Segment Start: Exercise data

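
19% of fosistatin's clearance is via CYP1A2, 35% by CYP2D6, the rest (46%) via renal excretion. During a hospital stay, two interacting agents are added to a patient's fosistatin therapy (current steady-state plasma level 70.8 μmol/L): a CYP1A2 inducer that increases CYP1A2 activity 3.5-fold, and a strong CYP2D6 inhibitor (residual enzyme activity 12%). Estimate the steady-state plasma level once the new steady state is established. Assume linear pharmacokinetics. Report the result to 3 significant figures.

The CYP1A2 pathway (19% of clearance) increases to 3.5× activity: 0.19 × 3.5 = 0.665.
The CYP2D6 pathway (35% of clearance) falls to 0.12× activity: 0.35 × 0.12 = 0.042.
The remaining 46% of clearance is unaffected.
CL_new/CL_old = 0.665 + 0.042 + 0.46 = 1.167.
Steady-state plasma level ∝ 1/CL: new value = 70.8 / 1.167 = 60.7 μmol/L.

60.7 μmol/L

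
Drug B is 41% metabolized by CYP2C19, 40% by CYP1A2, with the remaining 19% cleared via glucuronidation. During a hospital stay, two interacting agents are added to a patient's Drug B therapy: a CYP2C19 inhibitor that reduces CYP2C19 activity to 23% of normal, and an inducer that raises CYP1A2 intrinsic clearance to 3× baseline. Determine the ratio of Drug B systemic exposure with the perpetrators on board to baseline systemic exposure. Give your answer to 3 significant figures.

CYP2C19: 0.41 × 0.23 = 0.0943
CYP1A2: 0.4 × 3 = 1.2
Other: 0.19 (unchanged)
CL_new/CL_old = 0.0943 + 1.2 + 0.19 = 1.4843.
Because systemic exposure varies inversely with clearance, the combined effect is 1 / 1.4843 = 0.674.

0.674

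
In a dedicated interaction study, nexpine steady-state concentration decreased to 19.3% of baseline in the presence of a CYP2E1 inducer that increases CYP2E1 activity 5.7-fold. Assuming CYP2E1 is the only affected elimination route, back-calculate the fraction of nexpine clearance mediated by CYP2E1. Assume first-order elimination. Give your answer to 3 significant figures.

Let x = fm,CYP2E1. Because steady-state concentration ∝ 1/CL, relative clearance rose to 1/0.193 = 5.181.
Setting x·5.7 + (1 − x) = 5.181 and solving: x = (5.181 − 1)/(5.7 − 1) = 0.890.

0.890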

Segment End: Exercise data

Problem description:
Could you transcribe the records in full, exactly?

Written solution:
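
19% of fosistatin's clearance is via CYP1A2, 35% by CYP2D6, the rest (46%) via renal excretion. During a hospital stay, two interacting agents are added to a patient's fosistatin therapy (current steady-state plasma level 70.8 μmol/L): a CYP1A2 inducer that increases CYP1A2 activity 3.5-fold, and a strong CYP2D6 inhibitor (residual enzyme activity 12%). Estimate the steady-state plasma level once the new steady state is established. Assume linear pharmacokinetics. Report the result to 3 significant figures.

The CYP1A2 pathway (19% of clearance) increases to 3.5× activity: 0.19 × 3.5 = 0.665.
The CYP2D6 pathway (35% of clearance) falls to 0.12× activity: 0.35 × 0.12 = 0.042.
The remaining 46% of clearance is unaffected.
CL_new/CL_old = 0.665 + 0.042 + 0.46 = 1.167.
Steady-state plasma level ∝ 1/CL: new value = 70.8 / 1.167 = 60.7 μmol/L.

60.7 μmol/L

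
Drug B is 41% metabolized by CYP2C19, 40% by CYP1A2, with the remaining 19% cleared via glucuronidation. During a hospital stay, two interacting agents are added to a patient's Drug B therapy: a CYP2C19 inhibitor that reduces CYP2C19 activity to 23% of normal, and an inducer that raises CYP1A2 intrinsic clearance to 3× baseline. Determine the ratio of Drug B systemic exposure with the perpetrators on board to baseline systemic exposure. Give your answer to 3 significant figures.

CYP2C19: 0.41 × 0.23 = 0.0943
CYP1A2: 0.4 × 3 = 1.2
Other: 0.19 (unchanged)
CL_new/CL_old = 0.0943 + 1.2 + 0.19 = 1.4843.
Because systemic exposure varies inversely with clearance, the combined effect is 1 / 1.4843 = 0.674.

0.674

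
In a dedicated interaction study, nexpine steady-state concentration decreased to 19.3% of baseline in the presence of a CYP2E1 inducer that increases CYP2E1 activity 5.7-fold. Assuming CYP2E1 is the only affected elimination route, back-calculate the fraction of nexpine clearance mediated by CYP2E1. Assume first-order elimination. Give your answer to 3 significant figures.

Let x = fm,CYP2E1. Because steady-state concentration ∝ 1/CL, relative clearance rose to 1/0.193 = 5.181.
Setting x·5.7 + (1 − x) = 5.181 and solving: x = (5.181 − 1)/(5.7 − 1) = 0.890.

0.890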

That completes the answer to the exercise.